:: What to work on ::
All that is wanted is how many lines in the records below include the string "over".

++++++++++++++++++++

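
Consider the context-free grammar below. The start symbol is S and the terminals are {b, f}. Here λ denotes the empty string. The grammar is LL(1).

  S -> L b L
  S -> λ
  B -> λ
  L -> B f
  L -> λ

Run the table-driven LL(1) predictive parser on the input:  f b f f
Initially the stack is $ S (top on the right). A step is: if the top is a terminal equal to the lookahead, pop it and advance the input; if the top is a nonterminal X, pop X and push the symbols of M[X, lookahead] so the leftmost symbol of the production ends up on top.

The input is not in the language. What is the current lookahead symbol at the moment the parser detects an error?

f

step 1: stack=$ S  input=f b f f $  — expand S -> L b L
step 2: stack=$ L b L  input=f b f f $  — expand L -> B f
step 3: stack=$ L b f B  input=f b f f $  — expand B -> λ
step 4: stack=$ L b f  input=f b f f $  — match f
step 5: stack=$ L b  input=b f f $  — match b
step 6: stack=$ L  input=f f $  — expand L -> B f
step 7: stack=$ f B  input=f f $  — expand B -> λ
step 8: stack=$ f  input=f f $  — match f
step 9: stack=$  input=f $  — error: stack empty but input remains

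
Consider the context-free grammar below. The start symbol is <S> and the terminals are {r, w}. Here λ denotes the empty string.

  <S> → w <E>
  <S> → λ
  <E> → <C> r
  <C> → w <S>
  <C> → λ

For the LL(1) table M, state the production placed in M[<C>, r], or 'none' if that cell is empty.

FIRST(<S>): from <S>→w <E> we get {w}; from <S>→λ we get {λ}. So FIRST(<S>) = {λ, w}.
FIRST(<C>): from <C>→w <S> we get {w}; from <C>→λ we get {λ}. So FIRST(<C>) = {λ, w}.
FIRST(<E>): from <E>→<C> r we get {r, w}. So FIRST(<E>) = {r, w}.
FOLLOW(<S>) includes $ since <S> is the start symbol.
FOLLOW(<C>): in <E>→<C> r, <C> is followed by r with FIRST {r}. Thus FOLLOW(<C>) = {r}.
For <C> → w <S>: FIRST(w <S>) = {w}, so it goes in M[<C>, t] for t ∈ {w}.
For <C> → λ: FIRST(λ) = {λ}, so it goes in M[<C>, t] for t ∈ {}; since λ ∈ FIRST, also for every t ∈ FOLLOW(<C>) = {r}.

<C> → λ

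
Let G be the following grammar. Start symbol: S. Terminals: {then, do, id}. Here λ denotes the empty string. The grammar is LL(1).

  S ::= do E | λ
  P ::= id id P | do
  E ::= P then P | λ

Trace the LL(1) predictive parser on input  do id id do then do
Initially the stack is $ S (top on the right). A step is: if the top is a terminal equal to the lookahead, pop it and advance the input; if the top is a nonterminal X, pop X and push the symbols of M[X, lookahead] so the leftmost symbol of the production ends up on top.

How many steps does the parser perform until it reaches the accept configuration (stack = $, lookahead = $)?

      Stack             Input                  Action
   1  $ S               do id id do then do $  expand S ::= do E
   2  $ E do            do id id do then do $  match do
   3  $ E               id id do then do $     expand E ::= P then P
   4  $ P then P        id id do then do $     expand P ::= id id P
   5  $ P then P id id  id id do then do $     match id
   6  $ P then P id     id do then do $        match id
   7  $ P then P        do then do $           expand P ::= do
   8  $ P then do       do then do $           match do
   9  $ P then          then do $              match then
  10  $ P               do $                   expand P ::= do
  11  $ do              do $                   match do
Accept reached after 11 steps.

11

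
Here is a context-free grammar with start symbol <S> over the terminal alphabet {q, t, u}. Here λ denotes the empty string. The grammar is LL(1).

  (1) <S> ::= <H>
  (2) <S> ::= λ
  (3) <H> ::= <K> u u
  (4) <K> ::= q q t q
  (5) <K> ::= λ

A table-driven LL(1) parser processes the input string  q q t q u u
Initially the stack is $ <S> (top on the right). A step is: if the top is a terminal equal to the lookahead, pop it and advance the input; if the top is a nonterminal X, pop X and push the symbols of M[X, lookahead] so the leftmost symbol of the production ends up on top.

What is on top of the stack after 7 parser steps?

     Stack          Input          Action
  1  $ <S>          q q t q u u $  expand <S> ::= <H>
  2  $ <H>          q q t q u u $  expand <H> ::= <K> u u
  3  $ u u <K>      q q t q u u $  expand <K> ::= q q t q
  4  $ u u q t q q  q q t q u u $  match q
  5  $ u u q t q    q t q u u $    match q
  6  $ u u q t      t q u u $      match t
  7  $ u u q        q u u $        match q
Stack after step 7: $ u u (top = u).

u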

++++++++++++++++++++

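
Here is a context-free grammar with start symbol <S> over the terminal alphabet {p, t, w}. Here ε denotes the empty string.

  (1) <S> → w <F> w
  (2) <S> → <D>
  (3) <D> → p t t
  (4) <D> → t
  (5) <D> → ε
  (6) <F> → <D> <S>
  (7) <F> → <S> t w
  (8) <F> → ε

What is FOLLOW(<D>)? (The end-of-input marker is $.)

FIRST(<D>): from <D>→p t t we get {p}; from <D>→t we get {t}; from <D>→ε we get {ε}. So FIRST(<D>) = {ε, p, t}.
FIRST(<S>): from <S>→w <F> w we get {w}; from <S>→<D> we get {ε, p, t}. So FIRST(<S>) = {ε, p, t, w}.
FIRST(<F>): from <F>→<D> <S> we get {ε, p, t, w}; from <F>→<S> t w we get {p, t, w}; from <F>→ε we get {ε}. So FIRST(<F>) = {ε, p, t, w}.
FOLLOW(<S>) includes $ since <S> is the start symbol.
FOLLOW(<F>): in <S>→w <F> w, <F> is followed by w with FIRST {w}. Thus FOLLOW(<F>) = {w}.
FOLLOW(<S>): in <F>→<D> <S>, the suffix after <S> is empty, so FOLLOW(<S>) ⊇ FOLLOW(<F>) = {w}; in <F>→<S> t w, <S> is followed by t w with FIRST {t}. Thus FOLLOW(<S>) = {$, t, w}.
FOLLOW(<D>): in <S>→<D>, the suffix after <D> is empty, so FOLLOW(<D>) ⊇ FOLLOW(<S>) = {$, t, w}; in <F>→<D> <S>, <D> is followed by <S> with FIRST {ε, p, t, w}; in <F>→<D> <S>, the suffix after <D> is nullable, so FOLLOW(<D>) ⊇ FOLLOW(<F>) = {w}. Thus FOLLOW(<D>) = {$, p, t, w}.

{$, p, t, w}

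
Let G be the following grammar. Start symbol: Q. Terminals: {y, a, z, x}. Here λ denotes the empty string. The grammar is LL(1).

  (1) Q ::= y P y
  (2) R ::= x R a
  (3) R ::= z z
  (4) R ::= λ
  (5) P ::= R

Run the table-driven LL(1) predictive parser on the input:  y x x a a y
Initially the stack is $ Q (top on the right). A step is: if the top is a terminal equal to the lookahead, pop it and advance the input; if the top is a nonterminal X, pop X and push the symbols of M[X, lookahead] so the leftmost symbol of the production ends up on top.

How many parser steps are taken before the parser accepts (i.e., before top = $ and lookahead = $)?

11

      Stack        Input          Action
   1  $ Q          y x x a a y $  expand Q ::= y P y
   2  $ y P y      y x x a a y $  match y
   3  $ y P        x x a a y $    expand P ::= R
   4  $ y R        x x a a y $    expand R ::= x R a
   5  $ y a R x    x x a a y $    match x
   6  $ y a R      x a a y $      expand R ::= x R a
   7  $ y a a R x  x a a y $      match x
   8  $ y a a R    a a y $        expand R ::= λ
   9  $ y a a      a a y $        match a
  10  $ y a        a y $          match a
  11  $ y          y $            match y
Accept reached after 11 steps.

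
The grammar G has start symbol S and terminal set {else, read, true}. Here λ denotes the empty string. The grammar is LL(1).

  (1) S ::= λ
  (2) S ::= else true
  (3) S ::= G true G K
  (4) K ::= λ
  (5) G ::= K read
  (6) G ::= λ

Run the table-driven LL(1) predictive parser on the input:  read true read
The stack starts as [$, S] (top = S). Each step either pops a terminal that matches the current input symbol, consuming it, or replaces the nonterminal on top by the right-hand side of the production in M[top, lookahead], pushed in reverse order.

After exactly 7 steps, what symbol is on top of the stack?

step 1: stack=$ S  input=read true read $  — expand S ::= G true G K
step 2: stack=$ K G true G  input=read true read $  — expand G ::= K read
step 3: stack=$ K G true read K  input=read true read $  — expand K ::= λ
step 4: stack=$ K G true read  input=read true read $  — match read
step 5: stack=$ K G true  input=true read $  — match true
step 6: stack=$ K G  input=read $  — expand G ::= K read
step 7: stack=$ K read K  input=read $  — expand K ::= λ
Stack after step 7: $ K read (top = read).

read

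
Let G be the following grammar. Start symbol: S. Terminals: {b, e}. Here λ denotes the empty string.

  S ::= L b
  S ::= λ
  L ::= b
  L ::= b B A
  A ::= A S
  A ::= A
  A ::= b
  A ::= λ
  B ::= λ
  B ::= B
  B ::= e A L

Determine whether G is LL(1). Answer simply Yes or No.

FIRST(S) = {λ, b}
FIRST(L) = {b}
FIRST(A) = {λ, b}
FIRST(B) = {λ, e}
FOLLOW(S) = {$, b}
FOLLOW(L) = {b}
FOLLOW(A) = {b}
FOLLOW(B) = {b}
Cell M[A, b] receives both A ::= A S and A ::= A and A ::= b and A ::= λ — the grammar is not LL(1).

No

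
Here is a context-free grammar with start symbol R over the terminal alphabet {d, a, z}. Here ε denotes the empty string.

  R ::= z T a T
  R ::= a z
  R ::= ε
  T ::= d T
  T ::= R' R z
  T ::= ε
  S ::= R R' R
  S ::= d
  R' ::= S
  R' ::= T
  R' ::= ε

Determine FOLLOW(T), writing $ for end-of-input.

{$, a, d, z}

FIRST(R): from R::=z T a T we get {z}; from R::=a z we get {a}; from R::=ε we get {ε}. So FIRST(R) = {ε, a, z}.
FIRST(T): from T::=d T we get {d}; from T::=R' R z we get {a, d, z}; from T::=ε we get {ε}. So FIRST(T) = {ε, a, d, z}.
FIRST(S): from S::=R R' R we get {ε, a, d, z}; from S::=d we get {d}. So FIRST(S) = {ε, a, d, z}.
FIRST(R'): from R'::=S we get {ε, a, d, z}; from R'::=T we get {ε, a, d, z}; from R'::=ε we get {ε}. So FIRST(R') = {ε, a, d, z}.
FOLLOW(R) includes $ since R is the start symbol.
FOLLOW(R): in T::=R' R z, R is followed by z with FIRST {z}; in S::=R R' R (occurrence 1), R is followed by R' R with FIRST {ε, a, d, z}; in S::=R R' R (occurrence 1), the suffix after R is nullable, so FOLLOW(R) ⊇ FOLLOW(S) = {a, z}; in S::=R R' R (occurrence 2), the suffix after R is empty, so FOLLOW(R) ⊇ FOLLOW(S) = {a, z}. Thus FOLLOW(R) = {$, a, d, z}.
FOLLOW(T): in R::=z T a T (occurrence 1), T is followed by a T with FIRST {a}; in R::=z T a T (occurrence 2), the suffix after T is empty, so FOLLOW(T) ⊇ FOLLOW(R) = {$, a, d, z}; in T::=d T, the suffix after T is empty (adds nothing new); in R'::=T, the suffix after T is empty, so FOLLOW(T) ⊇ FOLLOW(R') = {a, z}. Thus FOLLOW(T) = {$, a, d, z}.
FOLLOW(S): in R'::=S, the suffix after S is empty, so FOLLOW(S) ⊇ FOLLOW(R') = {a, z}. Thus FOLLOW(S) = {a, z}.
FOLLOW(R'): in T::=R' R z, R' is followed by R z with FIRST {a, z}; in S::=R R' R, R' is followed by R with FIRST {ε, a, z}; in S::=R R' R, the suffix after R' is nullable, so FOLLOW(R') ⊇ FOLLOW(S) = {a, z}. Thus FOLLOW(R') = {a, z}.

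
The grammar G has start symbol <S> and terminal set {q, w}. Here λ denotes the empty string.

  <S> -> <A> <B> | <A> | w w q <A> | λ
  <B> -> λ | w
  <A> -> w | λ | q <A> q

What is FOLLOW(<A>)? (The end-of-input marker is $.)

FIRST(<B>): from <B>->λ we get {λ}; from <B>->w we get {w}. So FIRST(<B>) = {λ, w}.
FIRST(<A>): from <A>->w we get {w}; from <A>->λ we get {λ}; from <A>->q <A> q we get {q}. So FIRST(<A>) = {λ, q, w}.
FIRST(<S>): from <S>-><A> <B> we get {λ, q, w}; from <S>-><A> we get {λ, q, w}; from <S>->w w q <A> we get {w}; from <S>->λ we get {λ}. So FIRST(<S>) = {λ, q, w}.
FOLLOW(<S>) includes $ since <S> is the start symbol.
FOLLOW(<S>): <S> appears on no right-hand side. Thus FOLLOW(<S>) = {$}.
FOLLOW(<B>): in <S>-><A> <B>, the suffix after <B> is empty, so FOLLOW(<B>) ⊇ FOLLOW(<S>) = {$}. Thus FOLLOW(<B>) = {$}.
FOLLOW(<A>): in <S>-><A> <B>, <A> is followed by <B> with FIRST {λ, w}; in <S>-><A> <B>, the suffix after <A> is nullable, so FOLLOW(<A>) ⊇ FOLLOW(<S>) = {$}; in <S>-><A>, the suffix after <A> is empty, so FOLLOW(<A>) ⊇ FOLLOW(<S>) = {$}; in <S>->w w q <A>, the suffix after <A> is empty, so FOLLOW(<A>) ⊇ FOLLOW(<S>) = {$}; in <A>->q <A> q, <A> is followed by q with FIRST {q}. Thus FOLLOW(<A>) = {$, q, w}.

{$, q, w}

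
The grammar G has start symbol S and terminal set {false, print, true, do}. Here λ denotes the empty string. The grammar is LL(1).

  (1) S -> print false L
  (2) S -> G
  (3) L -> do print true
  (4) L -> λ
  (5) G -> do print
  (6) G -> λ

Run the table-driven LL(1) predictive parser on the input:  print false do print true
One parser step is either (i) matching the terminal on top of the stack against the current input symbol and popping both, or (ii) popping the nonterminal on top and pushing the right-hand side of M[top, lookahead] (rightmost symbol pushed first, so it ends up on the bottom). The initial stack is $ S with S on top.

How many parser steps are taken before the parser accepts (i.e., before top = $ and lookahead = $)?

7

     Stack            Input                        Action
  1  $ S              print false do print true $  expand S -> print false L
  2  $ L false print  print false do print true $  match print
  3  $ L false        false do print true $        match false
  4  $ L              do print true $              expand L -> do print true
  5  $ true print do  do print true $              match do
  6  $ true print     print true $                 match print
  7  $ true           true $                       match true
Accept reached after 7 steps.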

++++++++++++++++++++

:: Task solution ::
3